What needs to be done: Each line from the material with the word "flow" in it must be copied.

Information:
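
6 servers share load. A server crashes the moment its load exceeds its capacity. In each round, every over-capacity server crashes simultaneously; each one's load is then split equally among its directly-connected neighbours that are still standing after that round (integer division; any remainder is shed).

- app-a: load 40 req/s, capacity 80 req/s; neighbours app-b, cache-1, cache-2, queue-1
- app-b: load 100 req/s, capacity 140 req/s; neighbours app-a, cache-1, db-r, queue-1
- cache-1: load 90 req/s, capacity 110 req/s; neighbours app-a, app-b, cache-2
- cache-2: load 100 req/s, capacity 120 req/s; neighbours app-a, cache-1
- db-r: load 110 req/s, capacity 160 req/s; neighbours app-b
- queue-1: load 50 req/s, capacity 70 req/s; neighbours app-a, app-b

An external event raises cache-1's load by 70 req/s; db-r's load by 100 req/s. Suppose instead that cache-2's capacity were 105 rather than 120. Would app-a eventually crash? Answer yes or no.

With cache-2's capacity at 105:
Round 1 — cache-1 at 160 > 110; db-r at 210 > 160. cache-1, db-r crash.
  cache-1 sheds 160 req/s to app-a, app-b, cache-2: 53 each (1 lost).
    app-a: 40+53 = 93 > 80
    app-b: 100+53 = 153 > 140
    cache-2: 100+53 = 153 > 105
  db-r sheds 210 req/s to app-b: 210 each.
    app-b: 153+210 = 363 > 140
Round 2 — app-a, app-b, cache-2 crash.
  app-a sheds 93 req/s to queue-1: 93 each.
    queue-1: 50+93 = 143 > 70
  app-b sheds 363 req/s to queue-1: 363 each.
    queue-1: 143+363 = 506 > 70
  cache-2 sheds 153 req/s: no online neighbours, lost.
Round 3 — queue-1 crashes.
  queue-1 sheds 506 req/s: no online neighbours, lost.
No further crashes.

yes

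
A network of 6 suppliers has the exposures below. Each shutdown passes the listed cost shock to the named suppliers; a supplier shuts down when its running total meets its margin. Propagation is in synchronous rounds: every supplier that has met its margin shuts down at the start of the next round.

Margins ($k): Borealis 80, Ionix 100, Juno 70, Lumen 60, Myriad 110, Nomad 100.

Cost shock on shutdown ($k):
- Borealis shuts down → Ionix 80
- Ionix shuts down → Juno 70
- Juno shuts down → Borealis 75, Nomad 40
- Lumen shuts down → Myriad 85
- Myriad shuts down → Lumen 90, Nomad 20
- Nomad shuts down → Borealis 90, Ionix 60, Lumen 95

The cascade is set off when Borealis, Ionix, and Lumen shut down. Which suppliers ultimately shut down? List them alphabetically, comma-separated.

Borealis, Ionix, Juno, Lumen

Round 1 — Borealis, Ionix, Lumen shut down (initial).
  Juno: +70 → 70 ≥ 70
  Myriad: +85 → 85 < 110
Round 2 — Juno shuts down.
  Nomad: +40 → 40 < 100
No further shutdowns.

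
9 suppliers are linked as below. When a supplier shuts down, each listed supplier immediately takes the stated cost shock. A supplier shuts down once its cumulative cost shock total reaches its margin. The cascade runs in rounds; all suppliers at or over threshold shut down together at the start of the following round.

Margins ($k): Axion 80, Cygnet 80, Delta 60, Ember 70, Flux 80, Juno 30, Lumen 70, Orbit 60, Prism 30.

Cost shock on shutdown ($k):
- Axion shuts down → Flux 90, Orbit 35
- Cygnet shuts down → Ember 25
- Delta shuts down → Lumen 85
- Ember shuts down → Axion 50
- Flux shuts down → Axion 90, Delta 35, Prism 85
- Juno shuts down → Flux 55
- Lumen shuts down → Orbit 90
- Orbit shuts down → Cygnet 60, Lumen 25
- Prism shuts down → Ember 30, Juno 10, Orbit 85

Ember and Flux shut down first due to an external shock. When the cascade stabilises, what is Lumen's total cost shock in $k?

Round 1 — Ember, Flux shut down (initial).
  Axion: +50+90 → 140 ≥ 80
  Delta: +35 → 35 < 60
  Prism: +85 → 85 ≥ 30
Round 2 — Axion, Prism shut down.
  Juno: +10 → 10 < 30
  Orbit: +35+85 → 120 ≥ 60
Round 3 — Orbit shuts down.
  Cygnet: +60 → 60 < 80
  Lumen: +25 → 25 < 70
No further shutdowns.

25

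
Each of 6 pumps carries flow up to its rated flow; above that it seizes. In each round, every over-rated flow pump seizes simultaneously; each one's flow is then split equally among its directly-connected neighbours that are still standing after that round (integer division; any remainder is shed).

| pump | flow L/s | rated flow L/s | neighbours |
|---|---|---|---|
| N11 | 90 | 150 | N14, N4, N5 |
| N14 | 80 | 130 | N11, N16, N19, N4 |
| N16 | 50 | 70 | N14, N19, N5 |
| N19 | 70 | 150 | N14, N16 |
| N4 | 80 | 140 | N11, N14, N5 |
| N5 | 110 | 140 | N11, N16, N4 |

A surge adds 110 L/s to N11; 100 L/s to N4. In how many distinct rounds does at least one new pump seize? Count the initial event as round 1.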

Output below:
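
Each of 6 pumps carries flow up to its rated flow; above that it seizes. In each round, every over-rated flow pump seizes simultaneously; each one's flow is then split equally among its directly-connected neighbours that are still standing after that round (integer division; any remainder is shed).
| pump | flow L/s | rated flow L/s | neighbours |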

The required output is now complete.